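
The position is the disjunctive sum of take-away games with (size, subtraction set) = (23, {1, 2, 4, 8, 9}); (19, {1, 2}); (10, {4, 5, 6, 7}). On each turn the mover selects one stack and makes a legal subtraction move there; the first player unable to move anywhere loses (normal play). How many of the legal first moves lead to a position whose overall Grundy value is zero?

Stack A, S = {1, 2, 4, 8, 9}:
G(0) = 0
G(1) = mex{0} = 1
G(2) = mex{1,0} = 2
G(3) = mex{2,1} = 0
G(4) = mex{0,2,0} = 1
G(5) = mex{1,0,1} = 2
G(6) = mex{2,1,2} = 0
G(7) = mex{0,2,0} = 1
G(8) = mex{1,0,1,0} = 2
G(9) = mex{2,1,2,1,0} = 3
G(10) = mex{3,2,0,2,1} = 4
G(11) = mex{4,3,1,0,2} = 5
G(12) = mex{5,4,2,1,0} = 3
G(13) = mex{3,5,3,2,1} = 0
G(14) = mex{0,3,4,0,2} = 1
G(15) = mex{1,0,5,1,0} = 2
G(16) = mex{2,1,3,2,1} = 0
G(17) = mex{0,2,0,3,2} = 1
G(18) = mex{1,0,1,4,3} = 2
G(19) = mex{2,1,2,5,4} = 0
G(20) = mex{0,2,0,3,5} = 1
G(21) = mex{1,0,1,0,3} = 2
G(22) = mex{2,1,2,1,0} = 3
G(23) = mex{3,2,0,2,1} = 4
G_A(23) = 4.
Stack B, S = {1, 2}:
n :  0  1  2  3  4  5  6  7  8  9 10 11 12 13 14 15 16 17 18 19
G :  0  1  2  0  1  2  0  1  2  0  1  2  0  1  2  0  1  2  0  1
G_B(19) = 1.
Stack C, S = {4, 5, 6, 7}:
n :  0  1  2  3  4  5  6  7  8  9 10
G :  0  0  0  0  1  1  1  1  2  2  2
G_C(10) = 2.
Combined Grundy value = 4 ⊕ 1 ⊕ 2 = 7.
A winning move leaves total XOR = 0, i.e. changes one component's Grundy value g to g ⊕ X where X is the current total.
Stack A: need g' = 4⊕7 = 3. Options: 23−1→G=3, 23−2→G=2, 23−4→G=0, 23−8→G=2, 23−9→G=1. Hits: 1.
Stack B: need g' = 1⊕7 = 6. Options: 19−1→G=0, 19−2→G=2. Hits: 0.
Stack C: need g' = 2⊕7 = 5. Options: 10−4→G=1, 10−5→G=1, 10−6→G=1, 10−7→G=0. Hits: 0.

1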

**Task brief**
Give all of the entries again, exactly.

**Solution below**
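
The position is the disjunctive sum of take-away games with (size, subtraction set) = (23, {1, 2, 4, 8, 9}); (19, {1, 2}); (10, {4, 5, 6, 7}). On each turn the mover selects one stack and makes a legal subtraction move there; the first player unable to move anywhere loses (normal play). How many of the legal first moves lead to a position whose overall Grundy value is zero?

Stack A, S = {1, 2, 4, 8, 9}:
G(0) = 0
G(1) = mex{0} = 1
G(2) = mex{1,0} = 2
G(3) = mex{2,1} = 0
G(4) = mex{0,2,0} = 1
G(5) = mex{1,0,1} = 2
G(6) = mex{2,1,2} = 0
G(7) = mex{0,2,0} = 1
G(8) = mex{1,0,1,0} = 2
G(9) = mex{2,1,2,1,0} = 3
G(10) = mex{3,2,0,2,1} = 4
G(11) = mex{4,3,1,0,2} = 5
G(12) = mex{5,4,2,1,0} = 3
G(13) = mex{3,5,3,2,1} = 0
G(14) = mex{0,3,4,0,2} = 1
G(15) = mex{1,0,5,1,0} = 2
G(16) = mex{2,1,3,2,1} = 0
G(17) = mex{0,2,0,3,2} = 1
G(18) = mex{1,0,1,4,3} = 2
G(19) = mex{2,1,2,5,4} = 0
G(20) = mex{0,2,0,3,5} = 1
G(21) = mex{1,0,1,0,3} = 2
G(22) = mex{2,1,2,1,0} = 3
G(23) = mex{3,2,0,2,1} = 4
G_A(23) = 4.
Stack B, S = {1, 2}:
n :  0  1  2  3  4  5  6  7  8  9 10 11 12 13 14 15 16 17 18 19
G :  0  1  2  0  1  2  0  1  2  0  1  2  0  1  2  0  1  2  0  1
G_B(19) = 1.
Stack C, S = {4, 5, 6, 7}:
n :  0  1  2  3  4  5  6  7  8  9 10
G :  0  0  0  0  1  1  1  1  2  2  2
G_C(10) = 2.
Combined Grundy value = 4 ⊕ 1 ⊕ 2 = 7.
A winning move leaves total XOR = 0, i.e. changes one component's Grundy value g to g ⊕ X where X is the current total.
Stack A: need g' = 4⊕7 = 3. Options: 23−1→G=3, 23−2→G=2, 23−4→G=0, 23−8→G=2, 23−9→G=1. Hits: 1.
Stack B: need g' = 1⊕7 = 6. Options: 19−1→G=0, 19−2→G=2. Hits: 0.
Stack C: need g' = 2⊕7 = 5. Options: 10−4→G=1, 10−5→G=1, 10−6→G=1, 10−7→G=0. Hits: 0.

1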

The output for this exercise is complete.